__TRY IT__: Please repeat the listing in its entirety, without any alteration.
****************************************
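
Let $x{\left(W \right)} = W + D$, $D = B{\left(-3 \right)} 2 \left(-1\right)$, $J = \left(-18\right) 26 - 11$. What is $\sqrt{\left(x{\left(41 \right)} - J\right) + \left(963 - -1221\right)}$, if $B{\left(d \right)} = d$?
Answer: $\sqrt{2710} \approx 52.058$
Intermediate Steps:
$J = -479$ ($J = -468 - 11 = -479$)
$D = 6$ ($D = \left(-3\right) 2 \left(-1\right) = \left(-6\right) \left(-1\right) = 6$)
$x{\left(W \right)} = 6 + W$ ($x{\left(W \right)} = W + 6 = 6 + W$)
$\sqrt{\left(x{\left(41 \right)} - J\right) + \left(963 - -1221\right)} = \sqrt{\left(\left(6 + 41\right) - -479\right) + \left(963 - -1221\right)} = \sqrt{\left(47 + 479\right) + \left(963 + 1221\right)} = \sqrt{526 + 2184} = \sqrt{2710}$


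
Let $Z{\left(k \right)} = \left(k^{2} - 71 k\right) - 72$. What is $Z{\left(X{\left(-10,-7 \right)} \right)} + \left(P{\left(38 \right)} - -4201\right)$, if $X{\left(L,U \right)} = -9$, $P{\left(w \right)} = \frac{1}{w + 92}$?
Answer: $\frac{630371}{130} \approx 4849.0$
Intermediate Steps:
$P{\left(w \right)} = \frac{1}{92 + w}$
$Z{\left(k \right)} = -72 + k^{2} - 71 k$
$Z{\left(X{\left(-10,-7 \right)} \right)} + \left(P{\left(38 \right)} - -4201\right) = \left(-72 + \left(-9\right)^{2} - -639\right) + \left(\frac{1}{92 + 38} - -4201\right) = \left(-72 + 81 + 639\right) + \left(\frac{1}{130} + 4201\right) = 648 + \left(\frac{1}{130} + 4201\right) = 648 + \frac{546131}{130} = \frac{630371}{130}$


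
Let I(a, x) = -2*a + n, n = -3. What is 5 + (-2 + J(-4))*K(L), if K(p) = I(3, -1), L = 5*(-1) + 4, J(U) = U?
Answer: 59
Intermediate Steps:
L = -1 (L = -5 + 4 = -1)
I(a, x) = -3 - 2*a (I(a, x) = -2*a - 3 = -3 - 2*a)
K(p) = -9 (K(p) = -3 - 2*3 = -3 - 6 = -9)
5 + (-2 + J(-4))*K(L) = 5 + (-2 - 4)*(-9) = 5 - 6*(-9) = 5 + 54 = 59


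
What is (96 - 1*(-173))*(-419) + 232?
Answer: -112479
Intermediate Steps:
(96 - 1*(-173))*(-419) + 232 = (96 + 173)*(-419) + 232 = 269*(-419) + 232 = -112711 + 232 = -112479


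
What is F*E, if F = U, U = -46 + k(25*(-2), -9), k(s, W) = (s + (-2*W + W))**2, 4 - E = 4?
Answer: 0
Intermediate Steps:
E = 0 (E = 4 - 1*4 = 4 - 4 = 0)
k(s, W) = (s - W)**2
U = 1635 (U = -46 + (-9 - 25*(-2))**2 = -46 + (-9 - 1*(-50))**2 = -46 + (-9 + 50)**2 = -46 + 41**2 = -46 + 1681 = 1635)
F = 1635
F*E = 1635*0 = 0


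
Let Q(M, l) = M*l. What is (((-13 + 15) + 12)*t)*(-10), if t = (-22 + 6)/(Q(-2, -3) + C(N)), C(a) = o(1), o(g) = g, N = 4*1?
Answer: 320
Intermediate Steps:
N = 4
C(a) = 1
t = -16/7 (t = (-22 + 6)/(-2*(-3) + 1) = -16/(6 + 1) = -16/7 ≈ -2.2857)
(((-13 + 15) + 12)*t)*(-10) = (((-13 + 15) + 12)*(-16/7))*(-10) = ((2 + 12)*(-16/7))*(-10) = (14*(-16/7))*(-10) = -32*(-10) = 320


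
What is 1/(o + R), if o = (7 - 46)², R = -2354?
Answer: -1/833 ≈ -0.0012005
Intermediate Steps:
o = 1521 (o = (-39)² = 1521)
1/(o + R) = 1/(1521 - 2354) = 1/(-833) = -1/833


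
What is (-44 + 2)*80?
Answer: -3360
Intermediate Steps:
(-44 + 2)*80 = -42*80 = -3360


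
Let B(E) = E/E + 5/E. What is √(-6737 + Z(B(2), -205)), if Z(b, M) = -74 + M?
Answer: 2*I*√1754 ≈ 83.762*I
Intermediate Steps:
B(E) = 1 + 5/E
√(-6737 + Z(B(2), -205)) = √(-6737 + (-74 - 205)) = √(-6737 - 279) = √(-7016) = 2*I*√1754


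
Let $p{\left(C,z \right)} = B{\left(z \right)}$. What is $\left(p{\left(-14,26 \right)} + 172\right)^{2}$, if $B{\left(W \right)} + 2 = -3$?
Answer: $27889$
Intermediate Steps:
$B{\left(W \right)} = -5$ ($B{\left(W \right)} = -2 - 3 = -5$)
$p{\left(C,z \right)} = -5$
$\left(p{\left(-14,26 \right)} + 172\right)^{2} = \left(-5 + 172\right)^{2} = 167^{2} = 27889$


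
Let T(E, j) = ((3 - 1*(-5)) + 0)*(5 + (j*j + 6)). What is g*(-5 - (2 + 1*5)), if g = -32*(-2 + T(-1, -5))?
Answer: 109824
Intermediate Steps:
T(E, j) = 88 + 8*j² (T(E, j) = ((3 + 5) + 0)*(5 + (j² + 6)) = (8 + 0)*(5 + (6 + j²)) = 8*(11 + j²) = 88 + 8*j²)
g = -9152 (g = -32*(-2 + (88 + 8*(-5)²)) = -32*(-2 + (88 + 8*25)) = -32*(-2 + (88 + 200)) = -32*(-2 + 288) = -32*286 = -9152)
g*(-5 - (2 + 1*5)) = -9152*(-5 - (2 + 1*5)) = -9152*(-5 - (2 + 5)) = -9152*(-5 - 1*7) = -9152*(-5 - 7) = -9152*(-12) = 109824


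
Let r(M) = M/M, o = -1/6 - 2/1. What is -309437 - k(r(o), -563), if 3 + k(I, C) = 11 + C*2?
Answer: -308319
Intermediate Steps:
o = -13/6 (o = -1*⅙ - 2*1 = -⅙ - 2 = -13/6 ≈ -2.1667)
r(M) = 1
k(I, C) = 8 + 2*C (k(I, C) = -3 + (11 + C*2) = -3 + (11 + 2*C) = 8 + 2*C)
-309437 - k(r(o), -563) = -309437 - (8 + 2*(-563)) = -309437 - (8 - 1126) = -309437 - 1*(-1118) = -309437 + 1118 = -308319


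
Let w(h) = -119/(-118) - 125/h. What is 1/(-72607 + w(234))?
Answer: -6903/501202847 ≈ -1.3773e-5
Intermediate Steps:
w(h) = 119/118 - 125/h (w(h) = -119*(-1/118) - 125/h = 119/118 - 125/h)
1/(-72607 + w(234)) = 1/(-72607 + (119/118 - 125/234)) = 1/(-72607 + 3274/6903) = 1/(-501202847/6903) = -6903/501202847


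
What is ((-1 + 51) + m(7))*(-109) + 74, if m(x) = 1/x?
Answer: -37741/7 ≈ -5391.6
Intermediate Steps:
((-1 + 51) + m(7))*(-109) + 74 = ((-1 + 51) + 1/7)*(-109) + 74 = (50 + 1/7)*(-109) + 74 = (351/7)*(-109) + 74 = -38259/7 + 74 = -37741/7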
****************************************
__YOUR SOLUTION__:
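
Let $x{\left(W \right)} = W + D$, $D = B{\left(-3 \right)} 2 \left(-1\right)$, $J = \left(-18\right) 26 - 11$. What is $\sqrt{\left(x{\left(41 \right)} - J\right) + \left(963 - -1221\right)}$, if $B{\left(d \right)} = d$?
Answer: $\sqrt{2710} \approx 52.058$
Intermediate Steps:
$J = -479$ ($J = -468 - 11 = -479$)
$D = 6$ ($D = \left(-3\right) 2 \left(-1\right) = \left(-6\right) \left(-1\right) = 6$)
$x{\left(W \right)} = 6 + W$ ($x{\left(W \right)} = W + 6 = 6 + W$)
$\sqrt{\left(x{\left(41 \right)} - J\right) + \left(963 - -1221\right)} = \sqrt{\left(\left(6 + 41\right) - -479\right) + \left(963 - -1221\right)} = \sqrt{\left(47 + 479\right) + \left(963 + 1221\right)} = \sqrt{526 + 2184} = \sqrt{2710}$


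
Let $Z{\left(k \right)} = \left(k^{2} - 71 k\right) - 72$. What is $Z{\left(X{\left(-10,-7 \right)} \right)} + \left(P{\left(38 \right)} - -4201\right)$, if $X{\left(L,U \right)} = -9$, $P{\left(w \right)} = \frac{1}{w + 92}$?
Answer: $\frac{630371}{130} \approx 4849.0$
Intermediate Steps:
$P{\left(w \right)} = \frac{1}{92 + w}$
$Z{\left(k \right)} = -72 + k^{2} - 71 k$
$Z{\left(X{\left(-10,-7 \right)} \right)} + \left(P{\left(38 \right)} - -4201\right) = \left(-72 + \left(-9\right)^{2} - -639\right) + \left(\frac{1}{92 + 38} - -4201\right) = \left(-72 + 81 + 639\right) + \left(\frac{1}{130} + 4201\right) = 648 + \left(\frac{1}{130} + 4201\right) = 648 + \frac{546131}{130} = \frac{630371}{130}$


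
Let I(a, x) = -2*a + n, n = -3. What is 5 + (-2 + J(-4))*K(L), if K(p) = I(3, -1), L = 5*(-1) + 4, J(U) = U?
Answer: 59
Intermediate Steps:
L = -1 (L = -5 + 4 = -1)
I(a, x) = -3 - 2*a (I(a, x) = -2*a - 3 = -3 - 2*a)
K(p) = -9 (K(p) = -3 - 2*3 = -3 - 6 = -9)
5 + (-2 + J(-4))*K(L) = 5 + (-2 - 4)*(-9) = 5 - 6*(-9) = 5 + 54 = 59


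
What is (96 - 1*(-173))*(-419) + 232?
Answer: -112479
Intermediate Steps:
(96 - 1*(-173))*(-419) + 232 = (96 + 173)*(-419) + 232 = 269*(-419) + 232 = -112711 + 232 = -112479


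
What is F*E, if F = U, U = -46 + k(25*(-2), -9), k(s, W) = (s + (-2*W + W))**2, 4 - E = 4?
Answer: 0
Intermediate Steps:
E = 0 (E = 4 - 1*4 = 4 - 4 = 0)
k(s, W) = (s - W)**2
U = 1635 (U = -46 + (-9 - 25*(-2))**2 = -46 + (-9 - 1*(-50))**2 = -46 + (-9 + 50)**2 = -46 + 41**2 = -46 + 1681 = 1635)
F = 1635
F*E = 1635*0 = 0


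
Let Q(M, l) = M*l. What is (((-13 + 15) + 12)*t)*(-10), if t = (-22 + 6)/(Q(-2, -3) + C(N)), C(a) = o(1), o(g) = g, N = 4*1?
Answer: 320
Intermediate Steps:
N = 4
C(a) = 1
t = -16/7 (t = (-22 + 6)/(-2*(-3) + 1) = -16/(6 + 1) = -16/7 ≈ -2.2857)
(((-13 + 15) + 12)*t)*(-10) = (((-13 + 15) + 12)*(-16/7))*(-10) = ((2 + 12)*(-16/7))*(-10) = (14*(-16/7))*(-10) = -32*(-10) = 320


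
What is 1/(o + R), if o = (7 - 46)², R = -2354?
Answer: -1/833 ≈ -0.0012005
Intermediate Steps:
o = 1521 (o = (-39)² = 1521)
1/(o + R) = 1/(1521 - 2354) = 1/(-833) = -1/833


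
What is (-44 + 2)*80?
Answer: -3360
Intermediate Steps:
(-44 + 2)*80 = -42*80 = -3360


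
Let B(E) = E/E + 5/E. What is √(-6737 + Z(B(2), -205)), if Z(b, M) = -74 + M?
Answer: 2*I*√1754 ≈ 83.762*I
Intermediate Steps:
B(E) = 1 + 5/E
√(-6737 + Z(B(2), -205)) = √(-6737 + (-74 - 205)) = √(-6737 - 279) = √(-7016) = 2*I*√1754


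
Let $p{\left(C,z \right)} = B{\left(z \right)}$. What is $\left(p{\left(-14,26 \right)} + 172\right)^{2}$, if $B{\left(W \right)} + 2 = -3$?
Answer: $27889$
Intermediate Steps:
$B{\left(W \right)} = -5$ ($B{\left(W \right)} = -2 - 3 = -5$)
$p{\left(C,z \right)} = -5$
$\left(p{\left(-14,26 \right)} + 172\right)^{2} = \left(-5 + 172\right)^{2} = 167^{2} = 27889$


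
Let T(E, j) = ((3 - 1*(-5)) + 0)*(5 + (j*j + 6)). What is g*(-5 - (2 + 1*5)), if g = -32*(-2 + T(-1, -5))?
Answer: 109824
Intermediate Steps:
T(E, j) = 88 + 8*j² (T(E, j) = ((3 + 5) + 0)*(5 + (j² + 6)) = (8 + 0)*(5 + (6 + j²)) = 8*(11 + j²) = 88 + 8*j²)
g = -9152 (g = -32*(-2 + (88 + 8*(-5)²)) = -32*(-2 + (88 + 8*25)) = -32*(-2 + (88 + 200)) = -32*(-2 + 288) = -32*286 = -9152)
g*(-5 - (2 + 1*5)) = -9152*(-5 - (2 + 1*5)) = -9152*(-5 - (2 + 5)) = -9152*(-5 - 1*7) = -9152*(-5 - 7) = -9152*(-12) = 109824


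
Let r(M) = M/M, o = -1/6 - 2/1. What is -309437 - k(r(o), -563), if 3 + k(I, C) = 11 + C*2?
Answer: -308319
Intermediate Steps:
o = -13/6 (o = -1*⅙ - 2*1 = -⅙ - 2 = -13/6 ≈ -2.1667)
r(M) = 1
k(I, C) = 8 + 2*C (k(I, C) = -3 + (11 + C*2) = -3 + (11 + 2*C) = 8 + 2*C)
-309437 - k(r(o), -563) = -309437 - (8 + 2*(-563)) = -309437 - (8 - 1126) = -309437 - 1*(-1118) = -309437 + 1118 = -308319


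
Let w(h) = -119/(-118) - 125/h. What is 1/(-72607 + w(234))?
Answer: -6903/501202847 ≈ -1.3773e-5
Intermediate Steps:
w(h) = 119/118 - 125/h (w(h) = -119*(-1/118) - 125/h = 119/118 - 125/h)
1/(-72607 + w(234)) = 1/(-72607 + (119/118 - 125/234)) = 1/(-72607 + 3274/6903) = 1/(-501202847/6903) = -6903/501202847


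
What is ((-1 + 51) + m(7))*(-109) + 74, if m(x) = 1/x?
Answer: -37741/7 ≈ -5391.6
Intermediate Steps:
((-1 + 51) + m(7))*(-109) + 74 = ((-1 + 51) + 1/7)*(-109) + 74 = (50 + 1/7)*(-109) + 74 = (351/7)*(-109) + 74 = -38259/7 + 74 = -37741/7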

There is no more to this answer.